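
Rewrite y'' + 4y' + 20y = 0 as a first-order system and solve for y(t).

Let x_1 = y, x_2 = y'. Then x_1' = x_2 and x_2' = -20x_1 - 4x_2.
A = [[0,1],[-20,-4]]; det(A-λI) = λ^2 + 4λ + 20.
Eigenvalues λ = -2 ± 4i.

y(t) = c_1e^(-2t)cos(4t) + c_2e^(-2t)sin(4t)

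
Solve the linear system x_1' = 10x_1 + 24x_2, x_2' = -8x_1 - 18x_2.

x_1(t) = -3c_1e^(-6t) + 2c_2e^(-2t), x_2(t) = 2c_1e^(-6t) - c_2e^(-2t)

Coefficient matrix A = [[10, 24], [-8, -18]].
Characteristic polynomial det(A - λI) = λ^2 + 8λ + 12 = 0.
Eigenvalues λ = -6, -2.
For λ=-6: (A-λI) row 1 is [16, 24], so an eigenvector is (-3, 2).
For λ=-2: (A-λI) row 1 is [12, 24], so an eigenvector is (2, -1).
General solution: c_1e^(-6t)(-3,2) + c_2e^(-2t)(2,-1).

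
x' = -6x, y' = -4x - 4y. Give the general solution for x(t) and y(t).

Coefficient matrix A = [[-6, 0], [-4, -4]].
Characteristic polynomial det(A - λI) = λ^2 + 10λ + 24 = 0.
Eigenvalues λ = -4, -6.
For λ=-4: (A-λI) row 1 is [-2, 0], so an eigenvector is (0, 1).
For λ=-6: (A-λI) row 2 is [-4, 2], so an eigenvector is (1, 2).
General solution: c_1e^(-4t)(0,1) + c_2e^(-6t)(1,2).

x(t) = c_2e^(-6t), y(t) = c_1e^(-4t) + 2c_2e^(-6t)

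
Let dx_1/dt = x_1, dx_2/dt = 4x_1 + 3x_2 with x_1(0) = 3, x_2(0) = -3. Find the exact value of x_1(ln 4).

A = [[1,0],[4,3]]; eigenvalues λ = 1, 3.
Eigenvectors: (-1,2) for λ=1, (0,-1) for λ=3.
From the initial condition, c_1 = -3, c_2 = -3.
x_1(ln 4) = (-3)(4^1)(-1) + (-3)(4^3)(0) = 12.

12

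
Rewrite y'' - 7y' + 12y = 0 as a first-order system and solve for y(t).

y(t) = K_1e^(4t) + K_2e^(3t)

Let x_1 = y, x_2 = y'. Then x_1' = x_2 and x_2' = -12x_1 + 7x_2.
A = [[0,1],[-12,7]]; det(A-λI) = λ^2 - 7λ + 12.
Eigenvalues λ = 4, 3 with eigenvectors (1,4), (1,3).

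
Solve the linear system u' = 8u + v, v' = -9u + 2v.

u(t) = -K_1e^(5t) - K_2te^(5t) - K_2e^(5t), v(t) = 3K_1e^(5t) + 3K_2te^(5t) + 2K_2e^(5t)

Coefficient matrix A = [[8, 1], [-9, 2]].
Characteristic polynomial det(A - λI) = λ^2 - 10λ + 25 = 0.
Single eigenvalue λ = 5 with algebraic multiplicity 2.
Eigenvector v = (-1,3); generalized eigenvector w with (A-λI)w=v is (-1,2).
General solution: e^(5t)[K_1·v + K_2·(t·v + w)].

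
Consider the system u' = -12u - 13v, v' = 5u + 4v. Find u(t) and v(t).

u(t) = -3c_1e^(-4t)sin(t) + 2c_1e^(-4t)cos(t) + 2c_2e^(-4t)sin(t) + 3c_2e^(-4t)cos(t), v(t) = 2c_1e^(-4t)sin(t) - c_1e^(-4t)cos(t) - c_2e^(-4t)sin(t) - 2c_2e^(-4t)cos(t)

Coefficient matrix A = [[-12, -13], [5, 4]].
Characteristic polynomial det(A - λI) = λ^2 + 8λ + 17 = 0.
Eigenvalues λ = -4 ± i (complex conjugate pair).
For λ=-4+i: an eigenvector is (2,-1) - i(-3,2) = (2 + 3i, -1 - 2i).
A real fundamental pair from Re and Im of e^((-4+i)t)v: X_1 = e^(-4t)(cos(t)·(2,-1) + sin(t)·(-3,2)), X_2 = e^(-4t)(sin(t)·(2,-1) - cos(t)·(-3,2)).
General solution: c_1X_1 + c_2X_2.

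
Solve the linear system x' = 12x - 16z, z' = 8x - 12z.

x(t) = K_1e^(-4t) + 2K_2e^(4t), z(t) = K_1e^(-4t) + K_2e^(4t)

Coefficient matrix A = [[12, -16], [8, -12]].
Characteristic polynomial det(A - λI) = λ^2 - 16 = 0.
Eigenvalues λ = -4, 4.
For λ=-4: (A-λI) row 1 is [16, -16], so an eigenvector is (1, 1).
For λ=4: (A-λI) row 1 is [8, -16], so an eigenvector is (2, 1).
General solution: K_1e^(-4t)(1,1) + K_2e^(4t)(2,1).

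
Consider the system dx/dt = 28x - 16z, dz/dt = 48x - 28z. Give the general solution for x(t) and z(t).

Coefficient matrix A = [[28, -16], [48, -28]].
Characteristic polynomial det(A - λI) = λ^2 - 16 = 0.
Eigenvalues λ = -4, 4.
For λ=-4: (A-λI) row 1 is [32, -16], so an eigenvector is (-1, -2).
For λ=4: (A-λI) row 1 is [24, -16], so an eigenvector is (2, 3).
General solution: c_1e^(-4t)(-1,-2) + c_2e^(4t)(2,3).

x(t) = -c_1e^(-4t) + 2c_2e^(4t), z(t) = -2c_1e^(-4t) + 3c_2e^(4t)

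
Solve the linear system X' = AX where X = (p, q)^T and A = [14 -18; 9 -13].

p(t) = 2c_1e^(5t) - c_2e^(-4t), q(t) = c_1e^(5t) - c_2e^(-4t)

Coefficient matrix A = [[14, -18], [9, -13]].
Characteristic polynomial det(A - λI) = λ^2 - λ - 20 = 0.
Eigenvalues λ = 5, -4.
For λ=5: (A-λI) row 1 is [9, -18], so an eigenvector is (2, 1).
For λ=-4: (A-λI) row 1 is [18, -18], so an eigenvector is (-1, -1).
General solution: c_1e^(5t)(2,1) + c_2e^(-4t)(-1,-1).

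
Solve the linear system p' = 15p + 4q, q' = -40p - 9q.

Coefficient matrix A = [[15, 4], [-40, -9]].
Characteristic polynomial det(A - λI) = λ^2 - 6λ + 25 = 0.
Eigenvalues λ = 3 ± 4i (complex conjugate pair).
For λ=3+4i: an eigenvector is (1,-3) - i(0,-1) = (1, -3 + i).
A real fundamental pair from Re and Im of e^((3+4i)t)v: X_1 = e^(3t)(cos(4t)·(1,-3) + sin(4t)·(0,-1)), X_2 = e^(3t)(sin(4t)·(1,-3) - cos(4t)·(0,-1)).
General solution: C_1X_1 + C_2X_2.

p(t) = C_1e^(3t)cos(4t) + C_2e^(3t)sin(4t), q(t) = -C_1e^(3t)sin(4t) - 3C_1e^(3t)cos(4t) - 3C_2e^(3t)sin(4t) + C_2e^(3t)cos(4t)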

● What you are asked to do
Copy the data word for word.

● Output of the task
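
Rewrite y'' + 4y' + 20y = 0 as a first-order system and solve for y(t).

Let x_1 = y, x_2 = y'. Then x_1' = x_2 and x_2' = -20x_1 - 4x_2.
A = [[0,1],[-20,-4]]; det(A-λI) = λ^2 + 4λ + 20.
Eigenvalues λ = -2 ± 4i.

y(t) = c_1e^(-2t)cos(4t) + c_2e^(-2t)sin(4t)

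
Solve the linear system x_1' = 10x_1 + 24x_2, x_2' = -8x_1 - 18x_2.

x_1(t) = -3c_1e^(-6t) + 2c_2e^(-2t), x_2(t) = 2c_1e^(-6t) - c_2e^(-2t)

Coefficient matrix A = [[10, 24], [-8, -18]].
Characteristic polynomial det(A - λI) = λ^2 + 8λ + 12 = 0.
Eigenvalues λ = -6, -2.
For λ=-6: (A-λI) row 1 is [16, 24], so an eigenvector is (-3, 2).
For λ=-2: (A-λI) row 1 is [12, 24], so an eigenvector is (2, -1).
General solution: c_1e^(-6t)(-3,2) + c_2e^(-2t)(2,-1).

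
x' = -6x, y' = -4x - 4y. Give the general solution for x(t) and y(t).

Coefficient matrix A = [[-6, 0], [-4, -4]].
Characteristic polynomial det(A - λI) = λ^2 + 10λ + 24 = 0.
Eigenvalues λ = -4, -6.
For λ=-4: (A-λI) row 1 is [-2, 0], so an eigenvector is (0, 1).
For λ=-6: (A-λI) row 2 is [-4, 2], so an eigenvector is (1, 2).
General solution: c_1e^(-4t)(0,1) + c_2e^(-6t)(1,2).

x(t) = c_2e^(-6t), y(t) = c_1e^(-4t) + 2c_2e^(-6t)

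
Let dx_1/dt = x_1, dx_2/dt = 4x_1 + 3x_2 with x_1(0) = 3, x_2(0) = -3. Find the exact value of x_1(ln 4).

A = [[1,0],[4,3]]; eigenvalues λ = 1, 3.
Eigenvectors: (-1,2) for λ=1, (0,-1) for λ=3.
From the initial condition, c_1 = -3, c_2 = -3.
x_1(ln 4) = (-3)(4^1)(-1) + (-3)(4^3)(0) = 12.

12

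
Rewrite y'' - 7y' + 12y = 0 as a first-order system and solve for y(t).

y(t) = K_1e^(4t) + K_2e^(3t)

Let x_1 = y, x_2 = y'. Then x_1' = x_2 and x_2' = -12x_1 + 7x_2.
A = [[0,1],[-12,7]]; det(A-λI) = λ^2 - 7λ + 12.
Eigenvalues λ = 4, 3 with eigenvectors (1,4), (1,3).

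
Solve the linear system u' = 8u + v, v' = -9u + 2v.

u(t) = -K_1e^(5t) - K_2te^(5t) - K_2e^(5t), v(t) = 3K_1e^(5t) + 3K_2te^(5t) + 2K_2e^(5t)

Coefficient matrix A = [[8, 1], [-9, 2]].
Characteristic polynomial det(A - λI) = λ^2 - 10λ + 25 = 0.
Single eigenvalue λ = 5 with algebraic multiplicity 2.
Eigenvector v = (-1,3); generalized eigenvector w with (A-λI)w=v is (-1,2).
General solution: e^(5t)[K_1·v + K_2·(t·v + w)].

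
Consider the system u' = -12u - 13v, v' = 5u + 4v. Find u(t) and v(t).

u(t) = -3c_1e^(-4t)sin(t) + 2c_1e^(-4t)cos(t) + 2c_2e^(-4t)sin(t) + 3c_2e^(-4t)cos(t), v(t) = 2c_1e^(-4t)sin(t) - c_1e^(-4t)cos(t) - c_2e^(-4t)sin(t) - 2c_2e^(-4t)cos(t)

Coefficient matrix A = [[-12, -13], [5, 4]].
Characteristic polynomial det(A - λI) = λ^2 + 8λ + 17 = 0.
Eigenvalues λ = -4 ± i (complex conjugate pair).
For λ=-4+i: an eigenvector is (2,-1) - i(-3,2) = (2 + 3i, -1 - 2i).
A real fundamental pair from Re and Im of e^((-4+i)t)v: X_1 = e^(-4t)(cos(t)·(2,-1) + sin(t)·(-3,2)), X_2 = e^(-4t)(sin(t)·(2,-1) - cos(t)·(-3,2)).
General solution: c_1X_1 + c_2X_2.

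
Solve the linear system x' = 12x - 16z, z' = 8x - 12z.

x(t) = K_1e^(-4t) + 2K_2e^(4t), z(t) = K_1e^(-4t) + K_2e^(4t)

Coefficient matrix A = [[12, -16], [8, -12]].
Characteristic polynomial det(A - λI) = λ^2 - 16 = 0.
Eigenvalues λ = -4, 4.
For λ=-4: (A-λI) row 1 is [16, -16], so an eigenvector is (1, 1).
For λ=4: (A-λI) row 1 is [8, -16], so an eigenvector is (2, 1).
General solution: K_1e^(-4t)(1,1) + K_2e^(4t)(2,1).

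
Consider the system dx/dt = 28x - 16z, dz/dt = 48x - 28z. Give the general solution for x(t) and z(t).

Coefficient matrix A = [[28, -16], [48, -28]].
Characteristic polynomial det(A - λI) = λ^2 - 16 = 0.
Eigenvalues λ = -4, 4.
For λ=-4: (A-λI) row 1 is [32, -16], so an eigenvector is (-1, -2).
For λ=4: (A-λI) row 1 is [24, -16], so an eigenvector is (2, 3).
General solution: c_1e^(-4t)(-1,-2) + c_2e^(4t)(2,3).

x(t) = -c_1e^(-4t) + 2c_2e^(4t), z(t) = -2c_1e^(-4t) + 3c_2e^(4t)

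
Solve the linear system X' = AX where X = (p, q)^T and A = [14 -18; 9 -13].

p(t) = 2c_1e^(5t) - c_2e^(-4t), q(t) = c_1e^(5t) - c_2e^(-4t)

Coefficient matrix A = [[14, -18], [9, -13]].
Characteristic polynomial det(A - λI) = λ^2 - λ - 20 = 0.
Eigenvalues λ = 5, -4.
For λ=5: (A-λI) row 1 is [9, -18], so an eigenvector is (2, 1).
For λ=-4: (A-λI) row 1 is [18, -18], so an eigenvector is (-1, -1).
General solution: c_1e^(5t)(2,1) + c_2e^(-4t)(-1,-1).

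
Solve the linear system p' = 15p + 4q, q' = -40p - 9q.

Coefficient matrix A = [[15, 4], [-40, -9]].
Characteristic polynomial det(A - λI) = λ^2 - 6λ + 25 = 0.
Eigenvalues λ = 3 ± 4i (complex conjugate pair).
For λ=3+4i: an eigenvector is (1,-3) - i(0,-1) = (1, -3 + i).
A real fundamental pair from Re and Im of e^((3+4i)t)v: X_1 = e^(3t)(cos(4t)·(1,-3) + sin(4t)·(0,-1)), X_2 = e^(3t)(sin(4t)·(1,-3) - cos(4t)·(0,-1)).
General solution: C_1X_1 + C_2X_2.

p(t) = C_1e^(3t)cos(4t) + C_2e^(3t)sin(4t), q(t) = -C_1e^(3t)sin(4t) - 3C_1e^(3t)cos(4t) - 3C_2e^(3t)sin(4t) + C_2e^(3t)cos(4t)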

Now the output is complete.